Required action:
Return all the lines below in which the string "collected" appears.

Extracted data entries:
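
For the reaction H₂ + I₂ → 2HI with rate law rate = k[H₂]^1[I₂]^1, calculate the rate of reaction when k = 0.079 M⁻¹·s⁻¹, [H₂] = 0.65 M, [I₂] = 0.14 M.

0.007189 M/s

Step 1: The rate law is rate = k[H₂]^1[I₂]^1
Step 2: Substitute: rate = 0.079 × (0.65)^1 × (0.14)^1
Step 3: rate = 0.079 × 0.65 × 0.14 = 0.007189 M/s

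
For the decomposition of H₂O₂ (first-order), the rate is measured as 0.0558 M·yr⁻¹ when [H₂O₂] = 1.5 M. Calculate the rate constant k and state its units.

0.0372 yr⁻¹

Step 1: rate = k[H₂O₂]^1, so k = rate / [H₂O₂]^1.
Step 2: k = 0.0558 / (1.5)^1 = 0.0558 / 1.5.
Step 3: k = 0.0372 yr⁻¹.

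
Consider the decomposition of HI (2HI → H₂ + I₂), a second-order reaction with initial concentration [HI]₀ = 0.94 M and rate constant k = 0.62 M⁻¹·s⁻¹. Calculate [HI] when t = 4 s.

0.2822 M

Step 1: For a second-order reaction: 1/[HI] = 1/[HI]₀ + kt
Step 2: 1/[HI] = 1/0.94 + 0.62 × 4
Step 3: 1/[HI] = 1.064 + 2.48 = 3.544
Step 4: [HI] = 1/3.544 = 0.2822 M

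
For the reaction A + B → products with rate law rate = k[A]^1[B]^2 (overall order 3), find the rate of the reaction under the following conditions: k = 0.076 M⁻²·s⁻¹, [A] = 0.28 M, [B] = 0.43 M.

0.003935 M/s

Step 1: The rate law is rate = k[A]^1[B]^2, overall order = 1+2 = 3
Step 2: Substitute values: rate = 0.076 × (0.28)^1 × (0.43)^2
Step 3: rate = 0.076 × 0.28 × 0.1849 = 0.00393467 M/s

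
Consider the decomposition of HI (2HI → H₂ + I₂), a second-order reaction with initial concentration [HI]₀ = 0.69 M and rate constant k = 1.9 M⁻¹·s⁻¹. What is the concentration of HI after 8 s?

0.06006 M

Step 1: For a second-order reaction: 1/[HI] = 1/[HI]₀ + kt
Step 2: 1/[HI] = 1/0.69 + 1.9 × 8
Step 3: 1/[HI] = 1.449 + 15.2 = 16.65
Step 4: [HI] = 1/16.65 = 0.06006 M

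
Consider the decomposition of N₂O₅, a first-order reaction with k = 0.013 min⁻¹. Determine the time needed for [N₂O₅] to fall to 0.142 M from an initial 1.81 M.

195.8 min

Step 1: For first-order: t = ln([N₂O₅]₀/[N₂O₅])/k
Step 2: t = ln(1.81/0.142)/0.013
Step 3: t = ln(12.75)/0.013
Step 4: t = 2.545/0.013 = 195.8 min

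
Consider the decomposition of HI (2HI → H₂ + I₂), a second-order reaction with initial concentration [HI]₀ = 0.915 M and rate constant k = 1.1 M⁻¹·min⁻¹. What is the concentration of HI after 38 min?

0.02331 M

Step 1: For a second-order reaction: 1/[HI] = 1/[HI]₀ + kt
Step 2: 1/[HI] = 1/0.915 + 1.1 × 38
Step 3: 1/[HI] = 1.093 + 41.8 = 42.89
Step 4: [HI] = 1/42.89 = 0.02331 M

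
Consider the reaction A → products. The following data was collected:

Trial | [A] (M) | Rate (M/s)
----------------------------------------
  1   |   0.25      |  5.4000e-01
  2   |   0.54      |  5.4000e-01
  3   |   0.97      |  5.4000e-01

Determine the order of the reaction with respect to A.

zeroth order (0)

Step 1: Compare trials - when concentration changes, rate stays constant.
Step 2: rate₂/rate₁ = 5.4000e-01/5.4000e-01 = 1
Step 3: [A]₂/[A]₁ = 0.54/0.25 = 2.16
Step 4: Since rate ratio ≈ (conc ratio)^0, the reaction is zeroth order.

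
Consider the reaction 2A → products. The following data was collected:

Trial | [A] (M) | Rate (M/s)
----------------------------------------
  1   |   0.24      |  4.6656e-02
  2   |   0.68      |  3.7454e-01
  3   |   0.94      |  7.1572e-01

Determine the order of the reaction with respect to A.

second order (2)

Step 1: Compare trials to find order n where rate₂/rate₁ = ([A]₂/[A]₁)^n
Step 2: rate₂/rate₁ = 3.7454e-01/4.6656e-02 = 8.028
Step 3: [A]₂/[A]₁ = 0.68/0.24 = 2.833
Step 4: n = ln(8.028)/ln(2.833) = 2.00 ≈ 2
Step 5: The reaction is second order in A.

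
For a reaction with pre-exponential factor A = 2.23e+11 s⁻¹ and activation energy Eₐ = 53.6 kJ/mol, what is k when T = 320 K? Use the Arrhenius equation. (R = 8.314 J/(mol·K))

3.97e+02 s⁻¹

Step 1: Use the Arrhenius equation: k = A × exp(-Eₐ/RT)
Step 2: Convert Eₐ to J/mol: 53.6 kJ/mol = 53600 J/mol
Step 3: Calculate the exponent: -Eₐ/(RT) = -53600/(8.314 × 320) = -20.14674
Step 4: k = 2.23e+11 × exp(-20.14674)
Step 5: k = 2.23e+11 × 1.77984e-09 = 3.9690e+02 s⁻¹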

--

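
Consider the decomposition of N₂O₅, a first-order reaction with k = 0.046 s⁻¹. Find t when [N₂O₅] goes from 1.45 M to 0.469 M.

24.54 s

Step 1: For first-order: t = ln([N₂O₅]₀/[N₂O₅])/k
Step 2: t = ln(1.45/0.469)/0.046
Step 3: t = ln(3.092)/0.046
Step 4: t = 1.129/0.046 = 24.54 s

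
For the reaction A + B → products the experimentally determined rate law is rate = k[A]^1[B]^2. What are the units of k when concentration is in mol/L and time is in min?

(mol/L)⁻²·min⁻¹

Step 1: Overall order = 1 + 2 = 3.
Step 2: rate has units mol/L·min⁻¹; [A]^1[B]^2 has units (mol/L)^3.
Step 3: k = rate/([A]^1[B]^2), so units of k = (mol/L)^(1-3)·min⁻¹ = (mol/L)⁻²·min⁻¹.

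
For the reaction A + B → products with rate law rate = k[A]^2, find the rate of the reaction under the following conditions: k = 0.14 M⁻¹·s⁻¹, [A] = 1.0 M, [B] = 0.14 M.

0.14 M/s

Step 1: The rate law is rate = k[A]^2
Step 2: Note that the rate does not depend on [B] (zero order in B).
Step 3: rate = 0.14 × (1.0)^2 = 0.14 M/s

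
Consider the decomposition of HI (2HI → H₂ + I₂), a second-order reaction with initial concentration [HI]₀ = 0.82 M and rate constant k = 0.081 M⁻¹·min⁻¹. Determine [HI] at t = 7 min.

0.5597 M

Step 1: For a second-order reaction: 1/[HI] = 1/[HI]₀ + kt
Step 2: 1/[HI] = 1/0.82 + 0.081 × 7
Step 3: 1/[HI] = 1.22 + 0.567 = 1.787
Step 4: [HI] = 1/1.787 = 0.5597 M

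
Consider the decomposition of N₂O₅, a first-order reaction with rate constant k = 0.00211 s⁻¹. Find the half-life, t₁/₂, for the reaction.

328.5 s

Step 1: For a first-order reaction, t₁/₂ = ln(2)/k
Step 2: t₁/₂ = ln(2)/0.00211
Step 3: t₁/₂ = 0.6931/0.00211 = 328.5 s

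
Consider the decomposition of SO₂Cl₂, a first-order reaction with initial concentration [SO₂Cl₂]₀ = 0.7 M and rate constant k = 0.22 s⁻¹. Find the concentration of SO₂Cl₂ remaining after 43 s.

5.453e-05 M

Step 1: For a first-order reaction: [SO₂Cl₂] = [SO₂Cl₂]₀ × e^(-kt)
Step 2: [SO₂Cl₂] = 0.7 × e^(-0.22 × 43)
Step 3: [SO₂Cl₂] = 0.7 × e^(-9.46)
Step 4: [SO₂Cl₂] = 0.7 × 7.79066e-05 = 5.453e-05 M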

Output for this exercise:
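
Consider the reaction A → products. The following data was collected:
Consider the reaction 2A → products. The following data was collected: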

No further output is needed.